┏━━
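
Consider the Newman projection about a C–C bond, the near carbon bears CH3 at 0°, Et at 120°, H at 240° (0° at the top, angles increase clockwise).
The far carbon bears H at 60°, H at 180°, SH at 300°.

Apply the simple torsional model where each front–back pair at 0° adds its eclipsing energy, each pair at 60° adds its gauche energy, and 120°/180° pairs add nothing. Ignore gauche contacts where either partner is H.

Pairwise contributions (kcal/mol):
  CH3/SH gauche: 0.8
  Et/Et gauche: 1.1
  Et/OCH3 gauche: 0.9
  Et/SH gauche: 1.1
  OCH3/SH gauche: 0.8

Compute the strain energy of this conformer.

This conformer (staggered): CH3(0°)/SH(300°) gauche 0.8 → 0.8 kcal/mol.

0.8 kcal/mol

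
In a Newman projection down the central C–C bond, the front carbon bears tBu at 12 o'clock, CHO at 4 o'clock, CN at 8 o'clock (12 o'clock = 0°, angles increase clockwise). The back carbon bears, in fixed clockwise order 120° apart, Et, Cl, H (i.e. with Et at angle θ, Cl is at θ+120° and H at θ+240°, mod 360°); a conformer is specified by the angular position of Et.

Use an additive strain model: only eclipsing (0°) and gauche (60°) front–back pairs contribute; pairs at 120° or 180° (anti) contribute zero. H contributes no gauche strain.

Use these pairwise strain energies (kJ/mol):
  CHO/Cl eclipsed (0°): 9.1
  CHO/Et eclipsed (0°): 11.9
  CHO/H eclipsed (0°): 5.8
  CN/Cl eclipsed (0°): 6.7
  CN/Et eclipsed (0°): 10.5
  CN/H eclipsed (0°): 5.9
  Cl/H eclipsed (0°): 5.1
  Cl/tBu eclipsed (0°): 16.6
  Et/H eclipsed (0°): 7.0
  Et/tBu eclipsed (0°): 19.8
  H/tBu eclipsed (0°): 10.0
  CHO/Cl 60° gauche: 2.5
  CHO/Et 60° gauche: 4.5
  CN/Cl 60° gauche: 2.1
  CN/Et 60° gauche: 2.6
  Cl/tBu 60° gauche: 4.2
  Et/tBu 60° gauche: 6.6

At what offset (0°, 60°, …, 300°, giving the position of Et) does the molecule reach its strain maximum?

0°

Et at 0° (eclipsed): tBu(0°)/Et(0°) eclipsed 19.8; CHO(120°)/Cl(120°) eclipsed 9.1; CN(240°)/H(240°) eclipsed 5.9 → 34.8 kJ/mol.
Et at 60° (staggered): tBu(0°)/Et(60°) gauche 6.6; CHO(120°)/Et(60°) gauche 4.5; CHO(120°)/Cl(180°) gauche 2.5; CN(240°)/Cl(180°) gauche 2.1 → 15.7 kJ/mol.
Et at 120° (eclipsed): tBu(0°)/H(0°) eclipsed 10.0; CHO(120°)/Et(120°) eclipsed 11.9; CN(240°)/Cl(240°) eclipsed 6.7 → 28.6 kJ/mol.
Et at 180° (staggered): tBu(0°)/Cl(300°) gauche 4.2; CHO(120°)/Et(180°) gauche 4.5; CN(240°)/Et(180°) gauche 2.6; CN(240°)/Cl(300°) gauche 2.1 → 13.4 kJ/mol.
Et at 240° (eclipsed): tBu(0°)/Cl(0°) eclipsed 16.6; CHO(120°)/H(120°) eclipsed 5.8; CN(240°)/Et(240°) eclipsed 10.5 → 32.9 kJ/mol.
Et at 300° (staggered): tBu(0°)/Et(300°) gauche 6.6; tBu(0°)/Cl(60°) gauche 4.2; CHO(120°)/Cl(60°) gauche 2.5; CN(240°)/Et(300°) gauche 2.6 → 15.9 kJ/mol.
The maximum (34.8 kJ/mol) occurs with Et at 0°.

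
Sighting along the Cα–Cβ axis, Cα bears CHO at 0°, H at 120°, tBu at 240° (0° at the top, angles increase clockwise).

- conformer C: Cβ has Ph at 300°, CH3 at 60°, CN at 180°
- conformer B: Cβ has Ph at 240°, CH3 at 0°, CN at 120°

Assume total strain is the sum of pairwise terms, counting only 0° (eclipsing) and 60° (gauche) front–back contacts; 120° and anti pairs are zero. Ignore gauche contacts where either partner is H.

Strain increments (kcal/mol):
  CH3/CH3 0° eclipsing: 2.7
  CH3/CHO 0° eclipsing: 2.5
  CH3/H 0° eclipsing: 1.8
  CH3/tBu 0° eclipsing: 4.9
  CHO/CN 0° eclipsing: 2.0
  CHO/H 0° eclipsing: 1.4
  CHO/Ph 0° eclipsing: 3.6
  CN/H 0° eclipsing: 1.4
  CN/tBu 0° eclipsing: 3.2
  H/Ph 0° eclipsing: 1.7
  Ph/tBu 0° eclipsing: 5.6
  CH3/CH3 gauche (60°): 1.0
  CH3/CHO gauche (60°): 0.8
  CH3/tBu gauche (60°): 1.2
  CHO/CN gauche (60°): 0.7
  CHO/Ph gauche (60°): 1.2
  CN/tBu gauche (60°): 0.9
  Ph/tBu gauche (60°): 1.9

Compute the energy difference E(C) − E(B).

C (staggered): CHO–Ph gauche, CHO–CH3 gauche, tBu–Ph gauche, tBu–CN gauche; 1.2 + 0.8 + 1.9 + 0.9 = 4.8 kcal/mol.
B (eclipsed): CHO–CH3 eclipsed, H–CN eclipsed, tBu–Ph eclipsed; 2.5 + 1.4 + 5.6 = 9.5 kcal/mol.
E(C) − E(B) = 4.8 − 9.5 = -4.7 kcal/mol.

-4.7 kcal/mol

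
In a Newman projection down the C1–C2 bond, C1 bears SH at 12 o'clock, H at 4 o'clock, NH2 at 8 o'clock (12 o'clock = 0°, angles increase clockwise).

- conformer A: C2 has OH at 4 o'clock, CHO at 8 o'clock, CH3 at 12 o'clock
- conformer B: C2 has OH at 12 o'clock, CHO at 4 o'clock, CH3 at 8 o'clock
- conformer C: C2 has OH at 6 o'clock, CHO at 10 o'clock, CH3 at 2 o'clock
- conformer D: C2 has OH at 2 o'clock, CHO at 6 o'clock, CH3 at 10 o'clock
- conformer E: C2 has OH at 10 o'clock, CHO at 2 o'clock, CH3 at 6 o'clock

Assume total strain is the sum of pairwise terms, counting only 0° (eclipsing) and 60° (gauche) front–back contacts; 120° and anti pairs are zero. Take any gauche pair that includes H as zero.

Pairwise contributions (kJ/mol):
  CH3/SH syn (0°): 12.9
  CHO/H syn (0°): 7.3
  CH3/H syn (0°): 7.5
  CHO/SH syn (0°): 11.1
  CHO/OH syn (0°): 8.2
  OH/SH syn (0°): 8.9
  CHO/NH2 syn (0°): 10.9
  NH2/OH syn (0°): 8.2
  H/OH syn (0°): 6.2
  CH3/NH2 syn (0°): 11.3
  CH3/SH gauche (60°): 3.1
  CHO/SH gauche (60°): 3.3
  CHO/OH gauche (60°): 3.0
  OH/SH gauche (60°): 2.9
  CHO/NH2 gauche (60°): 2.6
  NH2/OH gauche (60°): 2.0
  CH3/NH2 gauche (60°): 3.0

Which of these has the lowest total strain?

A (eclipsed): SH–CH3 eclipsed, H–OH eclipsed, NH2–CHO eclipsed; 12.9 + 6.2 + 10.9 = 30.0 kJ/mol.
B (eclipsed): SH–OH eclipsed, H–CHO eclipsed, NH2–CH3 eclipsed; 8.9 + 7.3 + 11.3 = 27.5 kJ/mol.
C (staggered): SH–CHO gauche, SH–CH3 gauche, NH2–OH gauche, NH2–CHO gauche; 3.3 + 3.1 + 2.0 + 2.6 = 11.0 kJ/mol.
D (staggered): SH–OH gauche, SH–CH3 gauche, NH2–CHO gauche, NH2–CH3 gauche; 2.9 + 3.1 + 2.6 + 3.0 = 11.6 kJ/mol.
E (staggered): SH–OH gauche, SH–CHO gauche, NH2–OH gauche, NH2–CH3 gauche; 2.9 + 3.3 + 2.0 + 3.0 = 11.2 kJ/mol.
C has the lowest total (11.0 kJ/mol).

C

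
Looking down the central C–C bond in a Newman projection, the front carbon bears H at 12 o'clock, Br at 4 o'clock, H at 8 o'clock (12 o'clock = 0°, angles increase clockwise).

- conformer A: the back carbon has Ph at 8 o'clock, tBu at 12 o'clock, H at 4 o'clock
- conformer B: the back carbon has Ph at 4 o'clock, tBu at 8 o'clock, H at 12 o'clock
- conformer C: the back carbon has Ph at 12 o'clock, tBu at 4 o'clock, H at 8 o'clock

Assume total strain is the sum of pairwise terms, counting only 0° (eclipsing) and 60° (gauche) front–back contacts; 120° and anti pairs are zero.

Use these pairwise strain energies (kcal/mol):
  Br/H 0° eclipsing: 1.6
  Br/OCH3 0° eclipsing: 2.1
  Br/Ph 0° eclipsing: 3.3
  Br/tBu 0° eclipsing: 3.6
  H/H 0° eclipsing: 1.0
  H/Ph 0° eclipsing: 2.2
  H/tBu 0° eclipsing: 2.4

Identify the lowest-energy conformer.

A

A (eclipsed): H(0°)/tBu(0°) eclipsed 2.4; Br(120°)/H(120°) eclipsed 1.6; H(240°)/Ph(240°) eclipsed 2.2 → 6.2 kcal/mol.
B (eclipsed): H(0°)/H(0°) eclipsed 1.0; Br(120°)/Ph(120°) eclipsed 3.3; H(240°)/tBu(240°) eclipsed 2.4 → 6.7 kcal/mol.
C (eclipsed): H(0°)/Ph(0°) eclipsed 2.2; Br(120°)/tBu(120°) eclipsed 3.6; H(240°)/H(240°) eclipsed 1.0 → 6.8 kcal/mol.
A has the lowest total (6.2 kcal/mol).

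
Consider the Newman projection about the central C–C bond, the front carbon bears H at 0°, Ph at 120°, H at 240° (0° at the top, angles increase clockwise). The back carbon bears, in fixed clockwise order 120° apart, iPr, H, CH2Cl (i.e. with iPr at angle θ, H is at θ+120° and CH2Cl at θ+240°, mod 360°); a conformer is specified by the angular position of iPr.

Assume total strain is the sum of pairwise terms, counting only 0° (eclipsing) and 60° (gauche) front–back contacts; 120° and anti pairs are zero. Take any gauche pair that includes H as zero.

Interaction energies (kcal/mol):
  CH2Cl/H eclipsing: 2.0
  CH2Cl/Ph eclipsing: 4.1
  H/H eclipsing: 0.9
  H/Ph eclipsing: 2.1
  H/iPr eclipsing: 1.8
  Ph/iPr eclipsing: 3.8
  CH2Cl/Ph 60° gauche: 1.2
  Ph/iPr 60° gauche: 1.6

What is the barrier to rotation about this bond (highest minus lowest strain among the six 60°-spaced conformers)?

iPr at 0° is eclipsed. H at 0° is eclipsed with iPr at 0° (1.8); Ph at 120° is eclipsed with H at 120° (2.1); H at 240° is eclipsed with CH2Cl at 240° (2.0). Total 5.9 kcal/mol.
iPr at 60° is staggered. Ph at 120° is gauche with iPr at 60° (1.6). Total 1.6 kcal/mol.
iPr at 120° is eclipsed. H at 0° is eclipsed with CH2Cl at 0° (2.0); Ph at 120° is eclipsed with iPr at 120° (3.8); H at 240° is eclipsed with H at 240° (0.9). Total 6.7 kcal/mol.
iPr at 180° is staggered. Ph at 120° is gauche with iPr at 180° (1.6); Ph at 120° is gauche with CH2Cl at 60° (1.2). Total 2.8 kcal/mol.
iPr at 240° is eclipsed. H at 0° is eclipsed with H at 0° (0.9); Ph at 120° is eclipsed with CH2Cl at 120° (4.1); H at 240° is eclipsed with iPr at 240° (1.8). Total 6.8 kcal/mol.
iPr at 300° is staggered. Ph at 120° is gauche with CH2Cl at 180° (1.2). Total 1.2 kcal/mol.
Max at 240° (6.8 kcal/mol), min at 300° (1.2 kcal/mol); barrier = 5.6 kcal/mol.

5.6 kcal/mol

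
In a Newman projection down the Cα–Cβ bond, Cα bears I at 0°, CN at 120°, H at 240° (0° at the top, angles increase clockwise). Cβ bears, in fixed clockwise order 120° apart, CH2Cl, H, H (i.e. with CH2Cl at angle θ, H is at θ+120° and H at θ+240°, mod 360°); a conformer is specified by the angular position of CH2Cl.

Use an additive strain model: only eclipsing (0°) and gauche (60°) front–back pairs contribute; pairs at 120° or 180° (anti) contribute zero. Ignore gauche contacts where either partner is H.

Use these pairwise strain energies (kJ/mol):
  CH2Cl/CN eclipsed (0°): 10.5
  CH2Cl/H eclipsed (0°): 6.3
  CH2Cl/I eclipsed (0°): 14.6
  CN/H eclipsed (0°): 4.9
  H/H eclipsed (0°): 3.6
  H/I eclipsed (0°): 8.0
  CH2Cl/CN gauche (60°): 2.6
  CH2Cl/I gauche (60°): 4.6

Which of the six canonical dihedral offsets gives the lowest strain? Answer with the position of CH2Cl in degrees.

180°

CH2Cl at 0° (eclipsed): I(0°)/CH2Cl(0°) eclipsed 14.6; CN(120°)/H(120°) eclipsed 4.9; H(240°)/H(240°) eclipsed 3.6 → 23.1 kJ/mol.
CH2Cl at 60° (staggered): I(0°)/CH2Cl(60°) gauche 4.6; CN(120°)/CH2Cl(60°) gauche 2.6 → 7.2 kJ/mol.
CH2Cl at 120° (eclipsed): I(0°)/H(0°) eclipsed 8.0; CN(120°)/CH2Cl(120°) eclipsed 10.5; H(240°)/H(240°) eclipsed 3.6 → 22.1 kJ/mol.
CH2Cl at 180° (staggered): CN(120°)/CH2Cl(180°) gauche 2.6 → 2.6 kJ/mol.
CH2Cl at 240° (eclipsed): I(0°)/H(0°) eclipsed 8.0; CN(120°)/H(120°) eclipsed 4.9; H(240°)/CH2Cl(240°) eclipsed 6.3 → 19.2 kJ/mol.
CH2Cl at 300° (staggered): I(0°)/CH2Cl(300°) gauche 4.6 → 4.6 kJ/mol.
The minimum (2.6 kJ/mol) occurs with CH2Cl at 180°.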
┗━━
▸ WORK REQUEST: Beginning with the line containing "CHO/CN gauche (60°): 0.7" and ending with the line containing "In a Newman projection down the C1–C2", extract those lines exactly from the listing above, and only those.

▸ WRITTEN RESPONSE:
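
  CHO/CN gauche (60°): 0.7
  CHO/Ph gauche (60°): 1.2
  CN/tBu gauche (60°): 0.9
  Ph/tBu gauche (60°): 1.9

Compute the energy difference E(C) − E(B).

C (staggered): CHO–Ph gauche, CHO–CH3 gauche, tBu–Ph gauche, tBu–CN gauche; 1.2 + 0.8 + 1.9 + 0.9 = 4.8 kcal/mol.
B (eclipsed): CHO–CH3 eclipsed, H–CN eclipsed, tBu–Ph eclipsed; 2.5 + 1.4 + 5.6 = 9.5 kcal/mol.
E(C) − E(B) = 4.8 − 9.5 = -4.7 kcal/mol.

-4.7 kcal/mol

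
In a Newman projection down the C1–C2 bond, C1 bears SH at 12 o'clock, H at 4 o'clock, NH2 at 8 o'clock (12 o'clock = 0°, angles increase clockwise).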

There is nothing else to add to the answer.